• WORKING DATA:

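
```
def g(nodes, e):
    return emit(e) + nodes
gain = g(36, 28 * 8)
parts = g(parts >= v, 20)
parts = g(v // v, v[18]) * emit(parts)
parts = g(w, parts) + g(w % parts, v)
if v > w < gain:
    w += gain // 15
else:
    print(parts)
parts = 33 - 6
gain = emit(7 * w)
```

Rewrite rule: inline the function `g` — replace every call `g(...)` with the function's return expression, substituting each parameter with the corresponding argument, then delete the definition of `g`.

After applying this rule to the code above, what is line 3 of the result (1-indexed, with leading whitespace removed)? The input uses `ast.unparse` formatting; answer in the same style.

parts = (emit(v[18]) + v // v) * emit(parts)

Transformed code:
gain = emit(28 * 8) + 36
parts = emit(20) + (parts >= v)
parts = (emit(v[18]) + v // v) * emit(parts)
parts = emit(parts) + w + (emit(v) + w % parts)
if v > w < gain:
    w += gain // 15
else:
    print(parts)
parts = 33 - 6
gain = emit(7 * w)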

• WHAT TO PRODUCE:
Each record must be reproduced exactly. Keep every one.

• REPLY:
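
```
def g(nodes, e):
    return emit(e) + nodes
gain = g(36, 28 * 8)
parts = g(parts >= v, 20)
parts = g(v // v, v[18]) * emit(parts)
parts = g(w, parts) + g(w % parts, v)
if v > w < gain:
    w += gain // 15
else:
    print(parts)
parts = 33 - 6
gain = emit(7 * w)
```

Rewrite rule: inline the function `g` — replace every call `g(...)` with the function's return expression, substituting each parameter with the corresponding argument, then delete the definition of `g`.

After applying this rule to the code above, what is line 3 of the result (1-indexed, with leading whitespace removed)? The input uses `ast.unparse` formatting; answer in the same style.

parts = (emit(v[18]) + v // v) * emit(parts)

Transformed code:
gain = emit(28 * 8) + 36
parts = emit(20) + (parts >= v)
parts = (emit(v[18]) + v // v) * emit(parts)
parts = emit(parts) + w + (emit(v) + w % parts)
if v > w < gain:
    w += gain // 15
else:
    print(parts)
parts = 33 - 6
gain = emit(7 * w)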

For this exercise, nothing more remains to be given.